After finding the line that contains "High | 10 | 4 |", give again that line and each one following it, exactly, until the records end.

⁂

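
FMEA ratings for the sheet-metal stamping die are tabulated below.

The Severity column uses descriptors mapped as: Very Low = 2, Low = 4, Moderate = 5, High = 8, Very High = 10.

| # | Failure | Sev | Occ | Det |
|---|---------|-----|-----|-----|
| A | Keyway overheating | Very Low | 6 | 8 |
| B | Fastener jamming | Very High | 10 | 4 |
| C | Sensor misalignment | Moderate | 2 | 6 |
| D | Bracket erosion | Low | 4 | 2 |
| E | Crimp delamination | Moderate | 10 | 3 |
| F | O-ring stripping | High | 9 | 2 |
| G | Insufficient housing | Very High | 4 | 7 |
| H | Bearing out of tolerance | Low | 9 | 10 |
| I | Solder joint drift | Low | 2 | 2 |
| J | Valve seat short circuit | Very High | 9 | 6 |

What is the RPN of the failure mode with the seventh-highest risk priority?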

⁂

* _Task output_:
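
| B | Fastener jamming | Very High | 10 | 4 |
| C | Sensor misalignment | Moderate | 2 | 6 |
| D | Bracket erosion | Low | 4 | 2 |
| E | Crimp delamination | Moderate | 10 | 3 |
| F | O-ring stripping | High | 9 | 2 |
| G | Insufficient housing | Very High | 4 | 7 |
| H | Bearing out of tolerance | Low | 9 | 10 |
| I | Solder joint drift | Low | 2 | 2 |
| J | Valve seat short circuit | Very High | 9 | 6 |

What is the RPN of the failure mode with the seventh-highest risk priority?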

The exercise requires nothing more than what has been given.